(Records supplied)
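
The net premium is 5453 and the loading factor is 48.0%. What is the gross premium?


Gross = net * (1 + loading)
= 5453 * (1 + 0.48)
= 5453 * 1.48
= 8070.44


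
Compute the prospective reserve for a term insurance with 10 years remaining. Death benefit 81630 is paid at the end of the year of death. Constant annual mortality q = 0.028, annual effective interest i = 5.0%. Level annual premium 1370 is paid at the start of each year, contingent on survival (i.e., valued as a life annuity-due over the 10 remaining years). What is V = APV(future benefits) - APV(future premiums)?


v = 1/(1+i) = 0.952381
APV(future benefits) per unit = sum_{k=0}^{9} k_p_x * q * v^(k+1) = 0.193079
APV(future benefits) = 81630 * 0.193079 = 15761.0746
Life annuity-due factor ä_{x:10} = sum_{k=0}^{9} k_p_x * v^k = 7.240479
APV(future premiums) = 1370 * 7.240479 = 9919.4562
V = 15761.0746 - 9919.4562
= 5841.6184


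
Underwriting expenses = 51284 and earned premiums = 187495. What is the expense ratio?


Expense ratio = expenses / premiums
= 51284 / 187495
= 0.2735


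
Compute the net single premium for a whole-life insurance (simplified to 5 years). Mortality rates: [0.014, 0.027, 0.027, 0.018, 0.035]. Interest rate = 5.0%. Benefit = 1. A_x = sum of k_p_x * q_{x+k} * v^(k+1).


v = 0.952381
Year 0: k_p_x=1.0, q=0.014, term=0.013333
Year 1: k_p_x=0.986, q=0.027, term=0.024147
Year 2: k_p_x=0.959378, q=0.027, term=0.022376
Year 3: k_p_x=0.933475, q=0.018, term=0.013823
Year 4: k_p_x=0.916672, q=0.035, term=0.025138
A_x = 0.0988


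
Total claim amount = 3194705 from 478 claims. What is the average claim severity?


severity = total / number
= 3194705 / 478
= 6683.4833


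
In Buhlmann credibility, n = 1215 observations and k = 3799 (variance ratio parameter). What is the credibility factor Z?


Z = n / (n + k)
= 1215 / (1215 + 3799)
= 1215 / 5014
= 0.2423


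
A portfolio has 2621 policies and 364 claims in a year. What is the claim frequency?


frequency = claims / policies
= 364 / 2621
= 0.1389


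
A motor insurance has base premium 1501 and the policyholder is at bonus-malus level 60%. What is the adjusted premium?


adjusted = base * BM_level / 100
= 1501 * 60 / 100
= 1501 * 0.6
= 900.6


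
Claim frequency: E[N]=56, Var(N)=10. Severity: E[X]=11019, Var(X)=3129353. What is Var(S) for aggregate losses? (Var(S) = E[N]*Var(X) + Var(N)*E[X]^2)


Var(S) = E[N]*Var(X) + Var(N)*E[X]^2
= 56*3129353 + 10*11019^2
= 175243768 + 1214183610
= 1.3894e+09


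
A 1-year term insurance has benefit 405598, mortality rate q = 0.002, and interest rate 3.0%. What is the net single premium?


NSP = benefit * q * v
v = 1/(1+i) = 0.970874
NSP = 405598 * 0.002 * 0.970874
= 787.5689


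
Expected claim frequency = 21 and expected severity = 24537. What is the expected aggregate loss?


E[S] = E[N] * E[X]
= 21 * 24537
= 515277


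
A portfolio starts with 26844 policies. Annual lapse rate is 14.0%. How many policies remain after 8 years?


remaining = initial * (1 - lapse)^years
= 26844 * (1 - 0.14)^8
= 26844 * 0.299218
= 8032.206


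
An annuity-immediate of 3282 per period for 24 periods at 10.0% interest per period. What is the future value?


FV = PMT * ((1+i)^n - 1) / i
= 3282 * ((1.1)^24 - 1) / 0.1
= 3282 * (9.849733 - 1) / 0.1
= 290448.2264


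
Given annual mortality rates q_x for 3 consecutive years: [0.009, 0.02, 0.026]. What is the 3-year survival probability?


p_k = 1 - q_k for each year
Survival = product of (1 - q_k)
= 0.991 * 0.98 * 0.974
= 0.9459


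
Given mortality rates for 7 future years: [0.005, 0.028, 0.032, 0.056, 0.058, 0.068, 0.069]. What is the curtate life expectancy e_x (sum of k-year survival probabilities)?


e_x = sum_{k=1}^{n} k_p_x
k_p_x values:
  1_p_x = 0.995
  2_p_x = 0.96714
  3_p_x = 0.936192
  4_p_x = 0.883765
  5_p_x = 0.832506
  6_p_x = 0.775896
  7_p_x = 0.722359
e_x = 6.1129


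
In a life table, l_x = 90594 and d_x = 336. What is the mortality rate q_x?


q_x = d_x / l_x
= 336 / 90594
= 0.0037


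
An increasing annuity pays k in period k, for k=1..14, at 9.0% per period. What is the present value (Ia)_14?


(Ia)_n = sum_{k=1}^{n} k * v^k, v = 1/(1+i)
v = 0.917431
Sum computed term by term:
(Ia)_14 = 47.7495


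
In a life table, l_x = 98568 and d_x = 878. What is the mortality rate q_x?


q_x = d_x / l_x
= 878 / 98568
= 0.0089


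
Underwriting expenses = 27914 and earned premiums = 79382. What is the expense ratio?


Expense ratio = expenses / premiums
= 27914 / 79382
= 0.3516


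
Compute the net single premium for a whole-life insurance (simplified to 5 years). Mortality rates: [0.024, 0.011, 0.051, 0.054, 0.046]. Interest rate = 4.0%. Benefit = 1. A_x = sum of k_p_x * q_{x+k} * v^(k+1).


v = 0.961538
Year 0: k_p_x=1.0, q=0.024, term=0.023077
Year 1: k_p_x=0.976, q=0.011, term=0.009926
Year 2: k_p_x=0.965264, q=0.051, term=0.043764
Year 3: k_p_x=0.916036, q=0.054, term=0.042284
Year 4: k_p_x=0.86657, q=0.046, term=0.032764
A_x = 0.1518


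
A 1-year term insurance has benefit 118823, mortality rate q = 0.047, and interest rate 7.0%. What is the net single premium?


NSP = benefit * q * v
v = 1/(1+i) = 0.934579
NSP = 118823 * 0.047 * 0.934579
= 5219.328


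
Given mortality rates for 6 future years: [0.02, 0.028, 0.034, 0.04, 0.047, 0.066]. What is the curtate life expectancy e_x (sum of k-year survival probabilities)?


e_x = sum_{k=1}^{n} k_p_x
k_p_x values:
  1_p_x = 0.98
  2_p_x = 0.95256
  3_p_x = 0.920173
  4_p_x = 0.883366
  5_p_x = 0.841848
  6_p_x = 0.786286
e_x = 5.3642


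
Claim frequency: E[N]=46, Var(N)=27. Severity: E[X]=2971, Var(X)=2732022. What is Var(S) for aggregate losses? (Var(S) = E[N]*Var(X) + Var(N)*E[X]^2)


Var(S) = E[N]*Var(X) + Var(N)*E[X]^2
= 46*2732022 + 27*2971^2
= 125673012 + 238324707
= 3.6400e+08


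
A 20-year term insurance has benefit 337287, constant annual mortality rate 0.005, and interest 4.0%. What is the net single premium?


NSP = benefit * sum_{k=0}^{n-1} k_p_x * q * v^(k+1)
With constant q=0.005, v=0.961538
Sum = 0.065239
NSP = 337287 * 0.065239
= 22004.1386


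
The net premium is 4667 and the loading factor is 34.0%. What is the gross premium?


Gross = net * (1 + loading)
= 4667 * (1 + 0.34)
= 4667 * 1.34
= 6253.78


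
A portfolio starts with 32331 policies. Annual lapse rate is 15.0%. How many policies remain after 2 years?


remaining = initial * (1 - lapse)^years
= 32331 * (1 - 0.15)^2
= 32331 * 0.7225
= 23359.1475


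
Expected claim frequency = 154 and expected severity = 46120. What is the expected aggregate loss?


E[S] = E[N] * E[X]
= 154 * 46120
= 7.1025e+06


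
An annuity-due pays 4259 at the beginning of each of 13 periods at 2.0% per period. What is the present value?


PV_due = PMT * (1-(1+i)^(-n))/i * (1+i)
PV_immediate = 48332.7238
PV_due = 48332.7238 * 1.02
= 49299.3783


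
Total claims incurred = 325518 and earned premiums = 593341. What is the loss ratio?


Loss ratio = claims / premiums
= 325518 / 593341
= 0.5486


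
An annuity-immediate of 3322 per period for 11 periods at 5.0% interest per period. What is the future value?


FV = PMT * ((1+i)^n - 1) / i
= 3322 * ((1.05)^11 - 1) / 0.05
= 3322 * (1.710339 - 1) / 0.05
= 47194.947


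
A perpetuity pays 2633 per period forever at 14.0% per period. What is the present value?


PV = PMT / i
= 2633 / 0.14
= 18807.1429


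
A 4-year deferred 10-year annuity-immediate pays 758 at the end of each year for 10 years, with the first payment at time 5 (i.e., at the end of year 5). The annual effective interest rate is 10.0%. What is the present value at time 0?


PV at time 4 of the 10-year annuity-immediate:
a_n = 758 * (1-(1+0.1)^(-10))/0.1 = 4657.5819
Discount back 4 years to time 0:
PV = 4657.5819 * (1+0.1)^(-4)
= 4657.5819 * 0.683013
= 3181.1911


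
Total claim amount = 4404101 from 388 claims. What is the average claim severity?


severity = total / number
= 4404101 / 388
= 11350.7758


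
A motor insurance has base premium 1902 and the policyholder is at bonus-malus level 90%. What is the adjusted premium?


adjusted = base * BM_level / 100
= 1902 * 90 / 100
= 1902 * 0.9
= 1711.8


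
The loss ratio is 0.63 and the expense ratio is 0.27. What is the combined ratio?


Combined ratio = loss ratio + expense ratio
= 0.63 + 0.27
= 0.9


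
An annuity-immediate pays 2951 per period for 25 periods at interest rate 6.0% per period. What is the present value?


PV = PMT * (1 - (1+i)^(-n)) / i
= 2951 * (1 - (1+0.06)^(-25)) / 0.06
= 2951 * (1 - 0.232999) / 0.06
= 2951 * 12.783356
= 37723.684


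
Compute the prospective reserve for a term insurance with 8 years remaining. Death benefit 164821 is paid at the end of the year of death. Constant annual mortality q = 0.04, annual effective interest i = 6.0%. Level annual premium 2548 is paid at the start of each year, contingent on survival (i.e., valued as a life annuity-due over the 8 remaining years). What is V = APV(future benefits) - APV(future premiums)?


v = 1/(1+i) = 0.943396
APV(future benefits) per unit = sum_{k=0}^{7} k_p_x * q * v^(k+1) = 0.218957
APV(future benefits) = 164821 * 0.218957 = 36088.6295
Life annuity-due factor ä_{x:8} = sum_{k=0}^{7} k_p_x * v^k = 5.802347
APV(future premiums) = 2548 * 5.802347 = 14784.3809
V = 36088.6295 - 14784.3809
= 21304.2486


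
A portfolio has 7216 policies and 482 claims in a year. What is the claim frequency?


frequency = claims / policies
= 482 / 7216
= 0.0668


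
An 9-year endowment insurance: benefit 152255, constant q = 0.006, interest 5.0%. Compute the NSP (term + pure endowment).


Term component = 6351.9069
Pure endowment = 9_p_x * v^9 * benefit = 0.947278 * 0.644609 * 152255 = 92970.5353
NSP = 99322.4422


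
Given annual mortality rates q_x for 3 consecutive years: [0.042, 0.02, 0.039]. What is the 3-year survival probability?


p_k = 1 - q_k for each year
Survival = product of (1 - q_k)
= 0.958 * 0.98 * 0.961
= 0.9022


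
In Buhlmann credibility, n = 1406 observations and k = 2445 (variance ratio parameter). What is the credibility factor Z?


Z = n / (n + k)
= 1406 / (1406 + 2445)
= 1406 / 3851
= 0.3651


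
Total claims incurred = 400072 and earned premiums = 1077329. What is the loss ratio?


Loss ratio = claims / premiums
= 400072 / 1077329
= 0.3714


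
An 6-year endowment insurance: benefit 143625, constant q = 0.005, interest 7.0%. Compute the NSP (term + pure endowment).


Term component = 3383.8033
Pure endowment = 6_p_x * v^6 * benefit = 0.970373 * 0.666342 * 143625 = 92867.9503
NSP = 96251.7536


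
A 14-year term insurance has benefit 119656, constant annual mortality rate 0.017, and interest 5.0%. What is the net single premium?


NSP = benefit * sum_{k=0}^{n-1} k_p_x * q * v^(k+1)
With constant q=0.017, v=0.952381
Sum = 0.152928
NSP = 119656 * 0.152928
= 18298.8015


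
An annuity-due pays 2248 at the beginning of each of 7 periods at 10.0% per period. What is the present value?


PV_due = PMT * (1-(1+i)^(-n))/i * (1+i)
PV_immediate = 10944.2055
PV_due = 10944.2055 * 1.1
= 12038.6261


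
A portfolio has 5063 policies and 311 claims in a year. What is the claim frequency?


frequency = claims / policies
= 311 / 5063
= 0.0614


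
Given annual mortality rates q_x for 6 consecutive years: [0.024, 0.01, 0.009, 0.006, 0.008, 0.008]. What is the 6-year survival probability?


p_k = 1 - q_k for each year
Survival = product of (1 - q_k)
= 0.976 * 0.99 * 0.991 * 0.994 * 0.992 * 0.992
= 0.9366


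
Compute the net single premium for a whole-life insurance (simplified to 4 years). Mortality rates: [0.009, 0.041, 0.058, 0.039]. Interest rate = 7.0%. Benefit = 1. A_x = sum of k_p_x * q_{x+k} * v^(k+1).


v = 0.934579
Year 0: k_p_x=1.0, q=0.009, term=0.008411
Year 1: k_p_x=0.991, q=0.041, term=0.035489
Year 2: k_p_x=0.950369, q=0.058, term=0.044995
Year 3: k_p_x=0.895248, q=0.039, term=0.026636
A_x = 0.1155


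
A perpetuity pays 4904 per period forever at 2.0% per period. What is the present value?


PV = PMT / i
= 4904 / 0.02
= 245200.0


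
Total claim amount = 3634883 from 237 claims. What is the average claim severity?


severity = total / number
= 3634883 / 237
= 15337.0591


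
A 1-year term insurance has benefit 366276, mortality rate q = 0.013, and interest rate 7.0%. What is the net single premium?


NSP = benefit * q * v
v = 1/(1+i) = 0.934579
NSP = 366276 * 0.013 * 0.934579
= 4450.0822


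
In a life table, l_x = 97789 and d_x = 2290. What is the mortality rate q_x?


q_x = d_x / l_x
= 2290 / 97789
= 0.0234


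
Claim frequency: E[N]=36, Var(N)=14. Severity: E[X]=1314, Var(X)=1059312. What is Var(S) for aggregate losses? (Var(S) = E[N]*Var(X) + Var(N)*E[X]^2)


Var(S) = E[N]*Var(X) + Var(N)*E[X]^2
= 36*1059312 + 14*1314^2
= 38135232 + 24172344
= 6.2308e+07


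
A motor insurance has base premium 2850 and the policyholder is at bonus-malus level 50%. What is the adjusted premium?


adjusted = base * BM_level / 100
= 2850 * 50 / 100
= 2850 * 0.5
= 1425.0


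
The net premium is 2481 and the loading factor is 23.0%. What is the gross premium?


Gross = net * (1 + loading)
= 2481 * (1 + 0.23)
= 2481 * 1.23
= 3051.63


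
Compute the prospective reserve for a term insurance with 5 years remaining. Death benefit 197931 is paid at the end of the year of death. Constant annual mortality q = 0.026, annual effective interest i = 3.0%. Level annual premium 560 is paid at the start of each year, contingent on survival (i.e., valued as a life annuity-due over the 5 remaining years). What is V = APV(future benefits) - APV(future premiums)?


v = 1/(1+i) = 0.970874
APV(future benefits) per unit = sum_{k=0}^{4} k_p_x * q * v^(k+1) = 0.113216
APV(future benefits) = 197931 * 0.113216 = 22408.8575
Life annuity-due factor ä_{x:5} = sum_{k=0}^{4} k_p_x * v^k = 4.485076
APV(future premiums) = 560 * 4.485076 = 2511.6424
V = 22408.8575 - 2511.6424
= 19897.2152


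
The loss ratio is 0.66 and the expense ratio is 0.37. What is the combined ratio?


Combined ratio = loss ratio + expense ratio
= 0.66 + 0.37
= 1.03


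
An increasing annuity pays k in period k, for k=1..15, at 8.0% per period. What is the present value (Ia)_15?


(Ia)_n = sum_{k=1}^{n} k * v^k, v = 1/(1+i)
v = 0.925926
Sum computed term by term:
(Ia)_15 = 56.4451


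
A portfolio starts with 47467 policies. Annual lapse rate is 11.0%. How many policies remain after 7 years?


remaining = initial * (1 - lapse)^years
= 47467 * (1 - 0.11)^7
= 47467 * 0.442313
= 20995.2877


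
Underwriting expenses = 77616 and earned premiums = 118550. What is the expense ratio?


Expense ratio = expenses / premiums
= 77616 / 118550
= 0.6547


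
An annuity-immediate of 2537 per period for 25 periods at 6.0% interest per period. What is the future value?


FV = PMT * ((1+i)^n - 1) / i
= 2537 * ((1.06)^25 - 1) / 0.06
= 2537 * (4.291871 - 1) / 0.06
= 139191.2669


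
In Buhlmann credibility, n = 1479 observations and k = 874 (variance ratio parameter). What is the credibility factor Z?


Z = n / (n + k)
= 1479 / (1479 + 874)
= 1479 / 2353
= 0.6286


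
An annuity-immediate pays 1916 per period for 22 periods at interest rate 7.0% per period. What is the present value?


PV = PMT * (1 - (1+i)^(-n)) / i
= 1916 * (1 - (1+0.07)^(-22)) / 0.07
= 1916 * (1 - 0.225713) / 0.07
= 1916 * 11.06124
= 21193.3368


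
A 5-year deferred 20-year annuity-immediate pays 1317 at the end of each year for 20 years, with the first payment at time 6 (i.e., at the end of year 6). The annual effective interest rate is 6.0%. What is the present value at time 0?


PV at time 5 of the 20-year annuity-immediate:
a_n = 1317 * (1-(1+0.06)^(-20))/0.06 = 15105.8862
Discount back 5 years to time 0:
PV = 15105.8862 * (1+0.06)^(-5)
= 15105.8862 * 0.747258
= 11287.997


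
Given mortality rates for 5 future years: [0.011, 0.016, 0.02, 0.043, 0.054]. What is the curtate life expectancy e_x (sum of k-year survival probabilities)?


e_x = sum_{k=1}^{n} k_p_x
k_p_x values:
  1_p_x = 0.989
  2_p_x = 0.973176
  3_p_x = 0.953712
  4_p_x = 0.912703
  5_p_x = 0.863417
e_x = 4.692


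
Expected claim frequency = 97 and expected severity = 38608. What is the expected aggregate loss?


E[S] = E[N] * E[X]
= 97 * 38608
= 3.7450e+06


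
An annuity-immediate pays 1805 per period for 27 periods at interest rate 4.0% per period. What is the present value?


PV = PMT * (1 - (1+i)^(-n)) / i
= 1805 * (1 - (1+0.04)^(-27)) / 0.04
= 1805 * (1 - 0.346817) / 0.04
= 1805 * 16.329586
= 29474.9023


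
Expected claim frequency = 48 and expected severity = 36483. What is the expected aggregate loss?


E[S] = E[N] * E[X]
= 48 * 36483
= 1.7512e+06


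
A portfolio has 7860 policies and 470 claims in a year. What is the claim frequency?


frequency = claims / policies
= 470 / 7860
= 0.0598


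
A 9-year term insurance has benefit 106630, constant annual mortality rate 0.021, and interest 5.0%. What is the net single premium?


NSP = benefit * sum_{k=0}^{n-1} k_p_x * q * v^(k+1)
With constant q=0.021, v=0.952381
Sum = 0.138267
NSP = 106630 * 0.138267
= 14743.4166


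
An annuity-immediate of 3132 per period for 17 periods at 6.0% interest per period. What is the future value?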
(End Records supplied)
All lines starting at the one holding "An annuity-immediate pays 1916" and ending at the last line above must be output exactly, and no other line may appear.

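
An annuity-immediate pays 1916 per period for 22 periods at interest rate 7.0% per period. What is the present value?


PV = PMT * (1 - (1+i)^(-n)) / i
= 1916 * (1 - (1+0.07)^(-22)) / 0.07
= 1916 * (1 - 0.225713) / 0.07
= 1916 * 11.06124
= 21193.3368


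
A 5-year deferred 20-year annuity-immediate pays 1317 at the end of each year for 20 years, with the first payment at time 6 (i.e., at the end of year 6). The annual effective interest rate is 6.0%. What is the present value at time 0?


PV at time 5 of the 20-year annuity-immediate:
a_n = 1317 * (1-(1+0.06)^(-20))/0.06 = 15105.8862
Discount back 5 years to time 0:
PV = 15105.8862 * (1+0.06)^(-5)
= 15105.8862 * 0.747258
= 11287.997


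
Given mortality rates for 5 future years: [0.011, 0.016, 0.02, 0.043, 0.054]. What is the curtate life expectancy e_x (sum of k-year survival probabilities)?


e_x = sum_{k=1}^{n} k_p_x
k_p_x values:
  1_p_x = 0.989
  2_p_x = 0.973176
  3_p_x = 0.953712
  4_p_x = 0.912703
  5_p_x = 0.863417
e_x = 4.692


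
Expected claim frequency = 97 and expected severity = 38608. What is the expected aggregate loss?


E[S] = E[N] * E[X]
= 97 * 38608
= 3.7450e+06


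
An annuity-immediate pays 1805 per period for 27 periods at interest rate 4.0% per period. What is the present value?


PV = PMT * (1 - (1+i)^(-n)) / i
= 1805 * (1 - (1+0.04)^(-27)) / 0.04
= 1805 * (1 - 0.346817) / 0.04
= 1805 * 16.329586
= 29474.9023


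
Expected claim frequency = 48 and expected severity = 36483. What is the expected aggregate loss?


E[S] = E[N] * E[X]
= 48 * 36483
= 1.7512e+06


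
A portfolio has 7860 policies and 470 claims in a year. What is the claim frequency?


frequency = claims / policies
= 470 / 7860
= 0.0598


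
A 9-year term insurance has benefit 106630, constant annual mortality rate 0.021, and interest 5.0%. What is the net single premium?


NSP = benefit * sum_{k=0}^{n-1} k_p_x * q * v^(k+1)
With constant q=0.021, v=0.952381
Sum = 0.138267
NSP = 106630 * 0.138267
= 14743.4166


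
An annuity-immediate of 3132 per period for 17 periods at 6.0% interest per period. What is the future value?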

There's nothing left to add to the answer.